(MATERIALS PROVIDED Opens)

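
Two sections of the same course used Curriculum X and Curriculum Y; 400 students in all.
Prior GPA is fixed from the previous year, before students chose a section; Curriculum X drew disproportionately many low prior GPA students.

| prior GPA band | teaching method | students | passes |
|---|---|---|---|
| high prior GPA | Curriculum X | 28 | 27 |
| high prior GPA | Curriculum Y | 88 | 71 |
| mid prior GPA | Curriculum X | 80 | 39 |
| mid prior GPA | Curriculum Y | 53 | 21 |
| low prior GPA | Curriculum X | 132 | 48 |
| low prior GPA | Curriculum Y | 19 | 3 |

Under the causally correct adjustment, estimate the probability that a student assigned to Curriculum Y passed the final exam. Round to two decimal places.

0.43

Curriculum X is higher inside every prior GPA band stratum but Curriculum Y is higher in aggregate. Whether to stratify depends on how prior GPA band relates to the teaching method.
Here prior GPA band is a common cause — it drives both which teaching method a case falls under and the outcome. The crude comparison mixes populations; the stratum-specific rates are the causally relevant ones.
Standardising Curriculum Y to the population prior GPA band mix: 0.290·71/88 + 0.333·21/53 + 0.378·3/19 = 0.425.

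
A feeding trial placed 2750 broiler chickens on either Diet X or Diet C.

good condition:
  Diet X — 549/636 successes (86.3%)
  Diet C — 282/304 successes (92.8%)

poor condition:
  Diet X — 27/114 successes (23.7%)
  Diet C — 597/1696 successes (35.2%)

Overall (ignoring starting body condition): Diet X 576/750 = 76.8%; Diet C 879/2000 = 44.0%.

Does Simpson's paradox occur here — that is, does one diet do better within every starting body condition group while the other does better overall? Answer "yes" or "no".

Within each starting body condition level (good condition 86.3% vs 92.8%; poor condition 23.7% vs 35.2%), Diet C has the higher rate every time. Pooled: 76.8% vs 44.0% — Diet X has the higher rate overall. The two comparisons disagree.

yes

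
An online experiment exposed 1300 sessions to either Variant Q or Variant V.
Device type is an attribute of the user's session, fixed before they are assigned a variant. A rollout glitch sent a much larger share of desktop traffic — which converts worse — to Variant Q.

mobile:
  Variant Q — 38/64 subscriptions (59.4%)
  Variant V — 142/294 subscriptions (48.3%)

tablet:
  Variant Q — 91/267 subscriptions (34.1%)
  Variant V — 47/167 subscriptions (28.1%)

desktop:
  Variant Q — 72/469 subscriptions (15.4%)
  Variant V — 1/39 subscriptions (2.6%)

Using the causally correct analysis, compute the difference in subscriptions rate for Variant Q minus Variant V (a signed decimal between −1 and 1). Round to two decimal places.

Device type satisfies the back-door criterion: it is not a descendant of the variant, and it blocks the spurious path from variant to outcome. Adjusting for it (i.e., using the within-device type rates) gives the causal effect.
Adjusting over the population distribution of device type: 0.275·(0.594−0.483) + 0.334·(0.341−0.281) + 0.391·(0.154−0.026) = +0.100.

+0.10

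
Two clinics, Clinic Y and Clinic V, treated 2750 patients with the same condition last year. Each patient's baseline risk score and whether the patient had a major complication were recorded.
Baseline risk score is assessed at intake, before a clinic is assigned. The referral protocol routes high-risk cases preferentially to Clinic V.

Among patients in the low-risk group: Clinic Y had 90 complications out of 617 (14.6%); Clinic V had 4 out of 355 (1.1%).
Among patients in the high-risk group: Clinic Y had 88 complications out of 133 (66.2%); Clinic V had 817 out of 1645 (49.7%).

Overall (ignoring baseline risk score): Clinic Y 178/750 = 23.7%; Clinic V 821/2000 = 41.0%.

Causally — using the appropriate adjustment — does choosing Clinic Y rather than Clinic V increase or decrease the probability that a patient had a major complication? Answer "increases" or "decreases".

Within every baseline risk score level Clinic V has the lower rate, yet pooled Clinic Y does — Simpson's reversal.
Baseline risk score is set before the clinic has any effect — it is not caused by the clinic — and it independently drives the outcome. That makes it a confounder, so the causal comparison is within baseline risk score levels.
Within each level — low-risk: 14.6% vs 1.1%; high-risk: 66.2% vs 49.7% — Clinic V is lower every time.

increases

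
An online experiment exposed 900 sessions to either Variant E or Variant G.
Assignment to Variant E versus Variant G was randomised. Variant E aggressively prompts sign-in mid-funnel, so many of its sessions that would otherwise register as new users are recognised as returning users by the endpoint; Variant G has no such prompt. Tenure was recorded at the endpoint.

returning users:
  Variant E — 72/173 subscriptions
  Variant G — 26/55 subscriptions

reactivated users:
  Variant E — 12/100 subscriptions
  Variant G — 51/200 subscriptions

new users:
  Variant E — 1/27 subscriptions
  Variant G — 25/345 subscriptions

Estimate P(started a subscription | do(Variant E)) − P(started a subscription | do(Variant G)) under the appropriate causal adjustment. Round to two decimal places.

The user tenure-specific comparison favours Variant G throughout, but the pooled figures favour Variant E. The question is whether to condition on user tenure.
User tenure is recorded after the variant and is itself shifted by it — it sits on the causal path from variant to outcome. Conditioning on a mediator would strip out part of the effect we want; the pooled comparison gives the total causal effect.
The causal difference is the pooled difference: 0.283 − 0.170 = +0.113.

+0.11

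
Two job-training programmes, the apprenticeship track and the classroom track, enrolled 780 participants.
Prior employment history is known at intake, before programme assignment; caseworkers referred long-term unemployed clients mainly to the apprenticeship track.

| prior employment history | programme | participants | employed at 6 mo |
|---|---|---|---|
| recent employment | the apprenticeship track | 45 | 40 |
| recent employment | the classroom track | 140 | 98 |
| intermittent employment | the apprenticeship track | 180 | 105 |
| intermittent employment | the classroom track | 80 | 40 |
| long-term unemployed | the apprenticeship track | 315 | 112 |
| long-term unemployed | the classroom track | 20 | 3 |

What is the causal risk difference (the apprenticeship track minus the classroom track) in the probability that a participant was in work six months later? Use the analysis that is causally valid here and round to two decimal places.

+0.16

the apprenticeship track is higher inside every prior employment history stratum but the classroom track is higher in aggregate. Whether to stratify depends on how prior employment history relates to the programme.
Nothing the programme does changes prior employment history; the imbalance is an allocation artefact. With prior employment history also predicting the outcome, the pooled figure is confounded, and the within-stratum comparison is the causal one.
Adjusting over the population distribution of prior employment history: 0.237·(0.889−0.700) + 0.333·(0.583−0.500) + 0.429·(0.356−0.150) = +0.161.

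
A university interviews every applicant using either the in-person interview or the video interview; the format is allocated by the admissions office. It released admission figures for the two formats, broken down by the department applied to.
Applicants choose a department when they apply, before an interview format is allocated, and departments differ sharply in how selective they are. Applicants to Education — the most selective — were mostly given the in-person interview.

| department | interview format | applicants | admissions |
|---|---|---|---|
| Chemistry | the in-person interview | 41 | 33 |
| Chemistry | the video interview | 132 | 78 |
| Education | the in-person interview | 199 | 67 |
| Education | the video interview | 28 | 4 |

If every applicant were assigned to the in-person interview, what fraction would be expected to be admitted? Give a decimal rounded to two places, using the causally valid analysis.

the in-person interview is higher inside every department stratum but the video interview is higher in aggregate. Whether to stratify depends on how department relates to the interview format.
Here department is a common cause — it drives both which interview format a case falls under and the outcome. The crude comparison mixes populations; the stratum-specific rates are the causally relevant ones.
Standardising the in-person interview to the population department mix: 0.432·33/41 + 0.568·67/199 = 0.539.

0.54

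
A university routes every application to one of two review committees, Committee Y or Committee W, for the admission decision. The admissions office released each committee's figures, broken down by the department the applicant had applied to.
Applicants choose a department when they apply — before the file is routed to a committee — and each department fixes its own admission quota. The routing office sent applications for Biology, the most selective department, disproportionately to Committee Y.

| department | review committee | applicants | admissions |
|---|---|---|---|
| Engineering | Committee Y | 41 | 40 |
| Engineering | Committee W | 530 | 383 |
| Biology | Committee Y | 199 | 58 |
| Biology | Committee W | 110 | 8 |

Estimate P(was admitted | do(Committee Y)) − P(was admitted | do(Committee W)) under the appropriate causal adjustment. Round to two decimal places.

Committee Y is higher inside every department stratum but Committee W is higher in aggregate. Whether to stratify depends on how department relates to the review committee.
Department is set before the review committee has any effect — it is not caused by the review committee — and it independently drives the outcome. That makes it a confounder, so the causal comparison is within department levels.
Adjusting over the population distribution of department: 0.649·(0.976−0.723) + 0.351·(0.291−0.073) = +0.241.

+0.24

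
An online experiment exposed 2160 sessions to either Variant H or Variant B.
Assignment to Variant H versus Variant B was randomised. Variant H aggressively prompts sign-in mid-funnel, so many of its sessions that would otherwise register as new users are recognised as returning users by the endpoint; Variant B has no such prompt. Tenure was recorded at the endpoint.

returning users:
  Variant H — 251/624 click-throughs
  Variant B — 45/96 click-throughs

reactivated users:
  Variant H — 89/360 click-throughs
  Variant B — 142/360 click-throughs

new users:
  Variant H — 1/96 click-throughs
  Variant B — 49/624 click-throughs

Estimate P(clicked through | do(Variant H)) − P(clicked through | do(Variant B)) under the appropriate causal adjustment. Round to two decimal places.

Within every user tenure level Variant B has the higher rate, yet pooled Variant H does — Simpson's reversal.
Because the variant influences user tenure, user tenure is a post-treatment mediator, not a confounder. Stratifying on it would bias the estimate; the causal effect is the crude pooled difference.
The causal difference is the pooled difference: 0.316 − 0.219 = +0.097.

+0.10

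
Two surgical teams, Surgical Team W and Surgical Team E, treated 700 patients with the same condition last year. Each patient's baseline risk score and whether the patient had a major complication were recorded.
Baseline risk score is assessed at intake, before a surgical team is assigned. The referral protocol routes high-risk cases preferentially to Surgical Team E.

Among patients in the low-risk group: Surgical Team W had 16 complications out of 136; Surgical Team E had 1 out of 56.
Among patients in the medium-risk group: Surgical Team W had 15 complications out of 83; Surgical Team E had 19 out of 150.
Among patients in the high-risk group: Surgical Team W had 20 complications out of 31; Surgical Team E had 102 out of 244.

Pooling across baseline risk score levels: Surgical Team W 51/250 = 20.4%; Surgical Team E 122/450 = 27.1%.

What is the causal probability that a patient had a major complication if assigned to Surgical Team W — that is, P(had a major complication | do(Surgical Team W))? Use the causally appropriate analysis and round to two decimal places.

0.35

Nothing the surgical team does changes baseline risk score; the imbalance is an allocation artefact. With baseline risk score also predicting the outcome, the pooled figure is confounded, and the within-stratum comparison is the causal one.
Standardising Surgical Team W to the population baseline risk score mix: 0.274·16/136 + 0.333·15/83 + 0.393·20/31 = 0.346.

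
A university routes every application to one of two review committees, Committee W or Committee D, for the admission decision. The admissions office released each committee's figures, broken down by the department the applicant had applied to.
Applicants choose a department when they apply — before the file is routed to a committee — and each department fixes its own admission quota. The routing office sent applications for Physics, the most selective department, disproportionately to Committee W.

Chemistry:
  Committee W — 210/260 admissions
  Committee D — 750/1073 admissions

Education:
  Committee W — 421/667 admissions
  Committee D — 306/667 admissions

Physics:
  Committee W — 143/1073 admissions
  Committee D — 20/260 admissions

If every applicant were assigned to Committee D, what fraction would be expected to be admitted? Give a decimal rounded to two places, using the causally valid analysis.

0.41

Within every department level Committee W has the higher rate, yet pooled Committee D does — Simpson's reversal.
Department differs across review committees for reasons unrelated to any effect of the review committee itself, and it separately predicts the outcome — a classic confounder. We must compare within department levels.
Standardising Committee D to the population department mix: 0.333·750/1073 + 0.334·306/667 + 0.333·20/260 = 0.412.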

(MATERIALS PROVIDED Closes)
(MATERIALS PROVIDED Opens)

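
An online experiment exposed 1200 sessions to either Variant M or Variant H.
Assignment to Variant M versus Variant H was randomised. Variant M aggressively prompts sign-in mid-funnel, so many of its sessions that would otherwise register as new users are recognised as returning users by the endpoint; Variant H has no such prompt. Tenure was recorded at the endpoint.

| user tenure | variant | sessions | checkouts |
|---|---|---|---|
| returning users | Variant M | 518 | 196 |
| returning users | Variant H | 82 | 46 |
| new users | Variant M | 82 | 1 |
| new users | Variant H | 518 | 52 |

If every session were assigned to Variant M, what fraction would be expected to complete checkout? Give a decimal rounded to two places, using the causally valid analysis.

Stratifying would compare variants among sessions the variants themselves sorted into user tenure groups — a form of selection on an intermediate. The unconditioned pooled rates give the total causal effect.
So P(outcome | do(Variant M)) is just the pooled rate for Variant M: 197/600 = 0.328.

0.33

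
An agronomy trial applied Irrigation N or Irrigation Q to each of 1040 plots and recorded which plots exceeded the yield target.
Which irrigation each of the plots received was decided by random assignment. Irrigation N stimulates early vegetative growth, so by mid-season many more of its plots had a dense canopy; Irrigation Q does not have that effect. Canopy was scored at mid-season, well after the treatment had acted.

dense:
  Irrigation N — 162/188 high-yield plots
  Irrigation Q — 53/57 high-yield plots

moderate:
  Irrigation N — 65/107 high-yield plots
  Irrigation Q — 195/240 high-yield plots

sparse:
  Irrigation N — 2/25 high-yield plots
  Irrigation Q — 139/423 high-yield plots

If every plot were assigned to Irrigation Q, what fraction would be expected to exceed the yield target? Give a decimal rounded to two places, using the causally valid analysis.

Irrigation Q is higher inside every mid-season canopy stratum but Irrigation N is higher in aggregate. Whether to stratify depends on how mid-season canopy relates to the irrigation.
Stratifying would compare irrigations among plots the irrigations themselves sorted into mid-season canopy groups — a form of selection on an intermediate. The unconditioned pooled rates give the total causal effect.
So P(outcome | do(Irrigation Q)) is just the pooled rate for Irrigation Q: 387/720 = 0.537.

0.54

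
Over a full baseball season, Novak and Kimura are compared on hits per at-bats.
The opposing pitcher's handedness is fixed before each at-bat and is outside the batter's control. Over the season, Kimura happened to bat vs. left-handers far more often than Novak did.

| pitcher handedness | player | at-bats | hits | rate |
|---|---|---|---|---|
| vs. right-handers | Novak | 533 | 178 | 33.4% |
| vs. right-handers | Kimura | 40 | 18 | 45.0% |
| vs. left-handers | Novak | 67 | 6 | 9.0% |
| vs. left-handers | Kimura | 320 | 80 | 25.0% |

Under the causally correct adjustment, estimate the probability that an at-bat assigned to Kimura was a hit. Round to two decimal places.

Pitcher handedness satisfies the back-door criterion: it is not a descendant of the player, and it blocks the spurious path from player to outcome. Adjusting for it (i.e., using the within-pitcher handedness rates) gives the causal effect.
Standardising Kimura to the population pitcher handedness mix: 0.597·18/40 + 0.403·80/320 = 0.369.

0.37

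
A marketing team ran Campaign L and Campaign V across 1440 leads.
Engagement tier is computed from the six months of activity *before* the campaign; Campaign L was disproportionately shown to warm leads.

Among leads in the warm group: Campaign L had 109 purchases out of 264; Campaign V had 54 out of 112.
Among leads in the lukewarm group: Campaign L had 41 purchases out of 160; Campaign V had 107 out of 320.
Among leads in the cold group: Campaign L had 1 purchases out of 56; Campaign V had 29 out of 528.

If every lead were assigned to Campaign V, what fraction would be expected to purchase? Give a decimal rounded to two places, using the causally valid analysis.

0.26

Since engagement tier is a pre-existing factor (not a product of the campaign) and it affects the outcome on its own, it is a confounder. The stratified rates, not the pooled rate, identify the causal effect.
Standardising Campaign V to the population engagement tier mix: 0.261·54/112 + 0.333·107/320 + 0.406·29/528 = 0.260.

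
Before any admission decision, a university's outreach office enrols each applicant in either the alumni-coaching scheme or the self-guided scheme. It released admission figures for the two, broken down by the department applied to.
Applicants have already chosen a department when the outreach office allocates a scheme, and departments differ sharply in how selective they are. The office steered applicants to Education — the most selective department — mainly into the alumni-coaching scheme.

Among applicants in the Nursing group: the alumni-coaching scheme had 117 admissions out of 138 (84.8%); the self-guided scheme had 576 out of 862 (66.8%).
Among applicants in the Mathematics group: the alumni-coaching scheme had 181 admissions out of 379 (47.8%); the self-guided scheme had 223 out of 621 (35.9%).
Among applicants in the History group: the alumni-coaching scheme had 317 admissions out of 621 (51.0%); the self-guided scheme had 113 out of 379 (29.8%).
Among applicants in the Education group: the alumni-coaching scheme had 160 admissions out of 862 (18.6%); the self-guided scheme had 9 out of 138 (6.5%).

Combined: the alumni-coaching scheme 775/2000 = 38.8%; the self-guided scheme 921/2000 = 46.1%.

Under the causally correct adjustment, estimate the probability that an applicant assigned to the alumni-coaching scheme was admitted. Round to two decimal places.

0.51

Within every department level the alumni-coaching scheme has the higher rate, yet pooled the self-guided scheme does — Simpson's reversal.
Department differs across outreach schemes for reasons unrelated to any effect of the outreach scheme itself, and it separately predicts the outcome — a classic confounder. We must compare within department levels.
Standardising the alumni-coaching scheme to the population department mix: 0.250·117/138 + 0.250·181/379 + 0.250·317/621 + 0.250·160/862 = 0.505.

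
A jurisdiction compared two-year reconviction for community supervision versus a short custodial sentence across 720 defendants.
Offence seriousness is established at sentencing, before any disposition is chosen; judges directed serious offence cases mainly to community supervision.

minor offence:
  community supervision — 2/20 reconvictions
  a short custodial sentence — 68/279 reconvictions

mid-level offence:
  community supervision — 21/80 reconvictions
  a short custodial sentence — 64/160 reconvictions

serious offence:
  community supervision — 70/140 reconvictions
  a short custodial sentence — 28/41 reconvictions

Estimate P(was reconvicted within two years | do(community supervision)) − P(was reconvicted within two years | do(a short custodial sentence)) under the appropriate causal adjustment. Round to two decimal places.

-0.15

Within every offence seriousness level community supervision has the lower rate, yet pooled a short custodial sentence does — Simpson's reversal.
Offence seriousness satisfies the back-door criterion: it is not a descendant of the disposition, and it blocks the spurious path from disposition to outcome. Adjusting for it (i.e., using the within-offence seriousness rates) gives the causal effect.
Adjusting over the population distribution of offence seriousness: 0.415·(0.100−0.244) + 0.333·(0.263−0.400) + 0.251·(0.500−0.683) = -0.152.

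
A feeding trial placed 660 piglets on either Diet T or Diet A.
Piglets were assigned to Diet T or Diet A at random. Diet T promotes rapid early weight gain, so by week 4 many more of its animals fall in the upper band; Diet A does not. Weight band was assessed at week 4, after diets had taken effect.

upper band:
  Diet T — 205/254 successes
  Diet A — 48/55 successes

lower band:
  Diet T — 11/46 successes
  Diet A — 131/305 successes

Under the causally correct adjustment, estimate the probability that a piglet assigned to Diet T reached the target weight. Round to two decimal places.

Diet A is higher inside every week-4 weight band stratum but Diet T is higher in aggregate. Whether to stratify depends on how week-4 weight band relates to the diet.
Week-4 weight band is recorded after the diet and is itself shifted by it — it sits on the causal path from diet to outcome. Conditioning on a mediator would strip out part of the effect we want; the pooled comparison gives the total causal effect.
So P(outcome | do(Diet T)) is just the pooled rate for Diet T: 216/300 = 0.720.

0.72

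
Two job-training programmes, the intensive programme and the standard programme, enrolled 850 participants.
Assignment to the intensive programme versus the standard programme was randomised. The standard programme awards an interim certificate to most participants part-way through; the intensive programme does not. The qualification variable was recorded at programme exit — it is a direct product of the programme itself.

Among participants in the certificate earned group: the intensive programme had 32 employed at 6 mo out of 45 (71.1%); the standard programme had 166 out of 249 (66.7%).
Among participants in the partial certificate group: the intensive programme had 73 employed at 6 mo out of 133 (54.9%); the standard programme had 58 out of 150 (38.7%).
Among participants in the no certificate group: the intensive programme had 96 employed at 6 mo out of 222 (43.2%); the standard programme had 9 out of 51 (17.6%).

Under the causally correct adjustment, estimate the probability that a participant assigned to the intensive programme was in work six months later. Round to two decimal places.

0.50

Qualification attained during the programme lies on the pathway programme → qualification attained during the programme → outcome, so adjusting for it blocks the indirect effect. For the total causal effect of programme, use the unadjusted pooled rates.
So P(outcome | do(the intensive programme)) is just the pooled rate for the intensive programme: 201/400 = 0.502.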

(MATERIALS PROVIDED Closes)

Find the line with "Among leads in the lukewarm" in the entries above. Retype it and each line after it, exactly, through the line with "Among leads in the cold", and stop there.

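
Among leads in the lukewarm group: Campaign L had 41 purchases out of 160; Campaign V had 107 out of 320.
Among leads in the cold group: Campaign L had 1 purchases out of 56; Campaign V had 29 out of 528.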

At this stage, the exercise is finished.